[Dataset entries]
::::
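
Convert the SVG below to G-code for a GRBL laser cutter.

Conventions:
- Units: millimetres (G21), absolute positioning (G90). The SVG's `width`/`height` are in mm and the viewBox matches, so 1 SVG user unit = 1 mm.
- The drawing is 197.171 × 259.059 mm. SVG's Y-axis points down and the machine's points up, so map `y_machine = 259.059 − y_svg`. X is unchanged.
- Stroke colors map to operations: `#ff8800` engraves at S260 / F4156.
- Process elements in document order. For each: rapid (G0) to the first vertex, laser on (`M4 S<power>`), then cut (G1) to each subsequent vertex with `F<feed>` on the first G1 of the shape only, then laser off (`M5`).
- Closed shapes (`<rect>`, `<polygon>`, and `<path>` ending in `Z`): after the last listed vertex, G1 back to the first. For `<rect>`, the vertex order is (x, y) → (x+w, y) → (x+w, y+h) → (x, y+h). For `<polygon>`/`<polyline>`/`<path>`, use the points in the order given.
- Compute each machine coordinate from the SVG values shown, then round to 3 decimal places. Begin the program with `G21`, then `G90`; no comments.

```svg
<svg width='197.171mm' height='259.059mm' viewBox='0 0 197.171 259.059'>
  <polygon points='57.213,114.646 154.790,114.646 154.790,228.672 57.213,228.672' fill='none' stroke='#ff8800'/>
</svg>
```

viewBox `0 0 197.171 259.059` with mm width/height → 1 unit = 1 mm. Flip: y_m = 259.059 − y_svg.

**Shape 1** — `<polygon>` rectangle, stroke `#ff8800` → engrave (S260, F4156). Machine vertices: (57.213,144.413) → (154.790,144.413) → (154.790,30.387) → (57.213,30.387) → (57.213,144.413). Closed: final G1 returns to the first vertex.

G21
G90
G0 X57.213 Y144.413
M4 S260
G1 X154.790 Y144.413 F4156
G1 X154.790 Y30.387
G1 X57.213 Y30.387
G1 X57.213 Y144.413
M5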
::::
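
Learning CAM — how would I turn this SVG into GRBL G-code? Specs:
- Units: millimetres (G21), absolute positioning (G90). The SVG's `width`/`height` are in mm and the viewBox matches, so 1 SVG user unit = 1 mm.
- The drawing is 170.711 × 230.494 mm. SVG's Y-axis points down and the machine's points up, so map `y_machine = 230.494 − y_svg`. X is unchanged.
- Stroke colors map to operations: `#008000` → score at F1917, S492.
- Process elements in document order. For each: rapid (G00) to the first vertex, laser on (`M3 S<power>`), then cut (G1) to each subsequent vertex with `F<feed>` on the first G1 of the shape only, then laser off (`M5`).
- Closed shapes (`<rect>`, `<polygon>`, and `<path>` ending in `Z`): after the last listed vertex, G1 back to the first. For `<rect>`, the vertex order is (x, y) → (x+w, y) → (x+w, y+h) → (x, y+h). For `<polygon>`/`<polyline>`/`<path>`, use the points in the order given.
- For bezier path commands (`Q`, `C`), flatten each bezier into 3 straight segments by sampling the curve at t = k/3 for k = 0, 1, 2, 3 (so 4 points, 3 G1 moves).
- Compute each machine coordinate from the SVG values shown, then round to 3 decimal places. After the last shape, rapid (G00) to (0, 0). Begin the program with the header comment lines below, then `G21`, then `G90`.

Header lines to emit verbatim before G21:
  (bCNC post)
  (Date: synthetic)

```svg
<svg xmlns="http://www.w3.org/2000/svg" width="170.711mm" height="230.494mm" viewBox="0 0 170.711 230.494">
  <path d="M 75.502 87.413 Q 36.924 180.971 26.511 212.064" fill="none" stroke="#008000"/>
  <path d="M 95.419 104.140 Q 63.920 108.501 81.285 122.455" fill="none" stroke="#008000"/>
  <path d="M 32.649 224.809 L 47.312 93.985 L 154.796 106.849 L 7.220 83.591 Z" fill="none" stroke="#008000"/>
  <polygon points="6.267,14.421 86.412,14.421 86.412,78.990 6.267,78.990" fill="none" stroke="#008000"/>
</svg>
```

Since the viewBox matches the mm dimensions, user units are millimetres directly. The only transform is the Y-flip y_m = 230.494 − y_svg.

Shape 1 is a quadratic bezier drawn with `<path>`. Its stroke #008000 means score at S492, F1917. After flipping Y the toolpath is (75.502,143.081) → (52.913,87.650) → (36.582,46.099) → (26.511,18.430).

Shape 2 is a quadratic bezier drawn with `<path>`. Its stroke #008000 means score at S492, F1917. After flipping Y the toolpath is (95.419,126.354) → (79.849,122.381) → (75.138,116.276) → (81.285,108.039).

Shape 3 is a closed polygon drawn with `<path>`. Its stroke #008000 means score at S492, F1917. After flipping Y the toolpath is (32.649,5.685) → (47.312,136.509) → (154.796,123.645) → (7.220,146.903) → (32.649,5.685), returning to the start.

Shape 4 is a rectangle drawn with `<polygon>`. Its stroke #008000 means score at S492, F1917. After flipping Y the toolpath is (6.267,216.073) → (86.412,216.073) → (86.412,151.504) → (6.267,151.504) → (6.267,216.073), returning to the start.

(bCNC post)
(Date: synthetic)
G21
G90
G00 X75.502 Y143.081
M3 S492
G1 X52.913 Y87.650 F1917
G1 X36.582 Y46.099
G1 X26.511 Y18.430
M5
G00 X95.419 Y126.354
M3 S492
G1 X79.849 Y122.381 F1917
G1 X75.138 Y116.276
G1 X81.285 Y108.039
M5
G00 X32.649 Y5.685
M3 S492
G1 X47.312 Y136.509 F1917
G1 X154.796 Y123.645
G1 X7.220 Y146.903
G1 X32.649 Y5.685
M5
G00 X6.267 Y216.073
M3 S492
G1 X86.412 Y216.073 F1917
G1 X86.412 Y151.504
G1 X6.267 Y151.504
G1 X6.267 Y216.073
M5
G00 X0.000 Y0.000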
::::
#### TASK PROMPT
Each line above that contains the string "GRBL" should be identified and copied.

#### ANSWER BELOW
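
Convert the SVG below to G-code for a GRBL laser cutter.
Learning CAM — how would I turn this SVG into GRBL G-code? Specs: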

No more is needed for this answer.